== TRY IT ==
Reproduce the entries below, please. Keep every character the same.

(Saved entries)
# # # # # # #
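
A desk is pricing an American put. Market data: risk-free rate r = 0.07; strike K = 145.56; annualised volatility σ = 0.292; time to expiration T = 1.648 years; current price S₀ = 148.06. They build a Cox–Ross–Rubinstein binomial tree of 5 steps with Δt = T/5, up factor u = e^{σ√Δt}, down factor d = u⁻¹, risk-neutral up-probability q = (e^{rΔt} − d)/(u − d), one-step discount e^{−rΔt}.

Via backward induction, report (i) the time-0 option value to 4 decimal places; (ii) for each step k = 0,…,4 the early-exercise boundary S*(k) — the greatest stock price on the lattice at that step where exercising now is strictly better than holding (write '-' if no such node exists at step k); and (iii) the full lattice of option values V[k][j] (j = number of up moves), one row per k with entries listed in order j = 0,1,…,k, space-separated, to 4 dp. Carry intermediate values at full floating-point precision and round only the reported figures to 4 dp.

Δt=0.32960  u=1.18251  d=0.84566  q=0.52748  discount=0.97719
step 5 (expiry): payoffs max(K−S,0) = 81.5256 56.0188 20.3518 0.0000 0.0000 0.0000
step 4: (k=4,j=0): S=75.7213, (K−S)⁺=69.8387, hold=66.5188 ⇒ V=69.8387 exercise | (k=4,j=1): S=105.8834, (K−S)⁺=39.6766, hold=36.3567 ⇒ V=39.6766 exercise | (k=4,j=2): S=148.0600, (K−S)⁺=0.0000, hold=9.3973 ⇒ V=9.3973 continue | (k=4,j=3): S=207.0368, (K−S)⁺=0.0000, hold=0.0000 ⇒ V=0.0000 continue | (k=4,j=4): S=289.5059, (K−S)⁺=0.0000, hold=0.0000 ⇒ V=0.0000 continue  boundary S*=105.8834
step 3: (k=3,j=0): S=89.5412, (K−S)⁺=56.0188, hold=52.6989 ⇒ V=56.0188 exercise | (k=3,j=1): S=125.2082, (K−S)⁺=20.3518, hold=23.1643 ⇒ V=23.1643 continue | (k=3,j=2): S=175.0825, (K−S)⁺=0.0000, hold=4.3392 ⇒ V=4.3392 continue | (k=3,j=3): S=244.8232, (K−S)⁺=0.0000, hold=0.0000 ⇒ V=0.0000 continue  boundary S*=89.5412
step 2: (k=2,j=0): S=105.8834, (K−S)⁺=39.6766, hold=37.8064 ⇒ V=39.6766 exercise | (k=2,j=1): S=148.0600, (K−S)⁺=0.0000, hold=12.9326 ⇒ V=12.9326 continue | (k=2,j=2): S=207.0368, (K−S)⁺=0.0000, hold=2.0036 ⇒ V=2.0036 continue  boundary S*=105.8834
step 1: (k=1,j=0): S=125.2082, (K−S)⁺=20.3518, hold=24.9866 ⇒ V=24.9866 continue | (k=1,j=1): S=175.0825, (K−S)⁺=0.0000, hold=7.0043 ⇒ V=7.0043 continue  boundary S*=-
step 0: (k=0,j=0): S=148.0600, (K−S)⁺=0.0000, hold=15.1478 ⇒ V=15.1478 continue  boundary S*=-

price = 15.1478
boundary = - - 105.8834 89.5412 105.8834
tree:
15.1478
24.9866 7.0043
39.6766 12.9326 2.0036
56.0188 23.1643 4.3392 0.0000
69.8387 39.6766 9.3973 0.0000 0.0000
81.5256 56.0188 20.3518 0.0000 0.0000 0.0000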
# # # # # # #
== RESULT FOR THIS TASK ==
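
A desk is pricing an American put. Market data: risk-free rate r = 0.07; strike K = 145.56; annualised volatility σ = 0.292; time to expiration T = 1.648 years; current price S₀ = 148.06. They build a Cox–Ross–Rubinstein binomial tree of 5 steps with Δt = T/5, up factor u = e^{σ√Δt}, down factor d = u⁻¹, risk-neutral up-probability q = (e^{rΔt} − d)/(u − d), one-step discount e^{−rΔt}.

Via backward induction, report (i) the time-0 option value to 4 decimal places; (ii) for each step k = 0,…,4 the early-exercise boundary S*(k) — the greatest stock price on the lattice at that step where exercising now is strictly better than holding (write '-' if no such node exists at step k); and (iii) the full lattice of option values V[k][j] (j = number of up moves), one row per k with entries listed in order j = 0,1,…,k, space-separated, to 4 dp. Carry intermediate values at full floating-point precision and round only the reported figures to 4 dp.

Δt=0.32960  u=1.18251  d=0.84566  q=0.52748  discount=0.97719
step 5 (expiry): payoffs max(K−S,0) = 81.5256 56.0188 20.3518 0.0000 0.0000 0.0000
step 4: (k=4,j=0): S=75.7213, (K−S)⁺=69.8387, hold=66.5188 ⇒ V=69.8387 exercise | (k=4,j=1): S=105.8834, (K−S)⁺=39.6766, hold=36.3567 ⇒ V=39.6766 exercise | (k=4,j=2): S=148.0600, (K−S)⁺=0.0000, hold=9.3973 ⇒ V=9.3973 continue | (k=4,j=3): S=207.0368, (K−S)⁺=0.0000, hold=0.0000 ⇒ V=0.0000 continue | (k=4,j=4): S=289.5059, (K−S)⁺=0.0000, hold=0.0000 ⇒ V=0.0000 continue  boundary S*=105.8834
step 3: (k=3,j=0): S=89.5412, (K−S)⁺=56.0188, hold=52.6989 ⇒ V=56.0188 exercise | (k=3,j=1): S=125.2082, (K−S)⁺=20.3518, hold=23.1643 ⇒ V=23.1643 continue | (k=3,j=2): S=175.0825, (K−S)⁺=0.0000, hold=4.3392 ⇒ V=4.3392 continue | (k=3,j=3): S=244.8232, (K−S)⁺=0.0000, hold=0.0000 ⇒ V=0.0000 continue  boundary S*=89.5412
step 2: (k=2,j=0): S=105.8834, (K−S)⁺=39.6766, hold=37.8064 ⇒ V=39.6766 exercise | (k=2,j=1): S=148.0600, (K−S)⁺=0.0000, hold=12.9326 ⇒ V=12.9326 continue | (k=2,j=2): S=207.0368, (K−S)⁺=0.0000, hold=2.0036 ⇒ V=2.0036 continue  boundary S*=105.8834
step 1: (k=1,j=0): S=125.2082, (K−S)⁺=20.3518, hold=24.9866 ⇒ V=24.9866 continue | (k=1,j=1): S=175.0825, (K−S)⁺=0.0000, hold=7.0043 ⇒ V=7.0043 continue  boundary S*=-
step 0: (k=0,j=0): S=148.0600, (K−S)⁺=0.0000, hold=15.1478 ⇒ V=15.1478 continue  boundary S*=-

price = 15.1478
boundary = - - 105.8834 89.5412 105.8834
tree:
15.1478
24.9866 7.0043
39.6766 12.9326 2.0036
56.0188 23.1643 4.3392 0.0000
69.8387 39.6766 9.3973 0.0000 0.0000
81.5256 56.0188 20.3518 0.0000 0.0000 0.0000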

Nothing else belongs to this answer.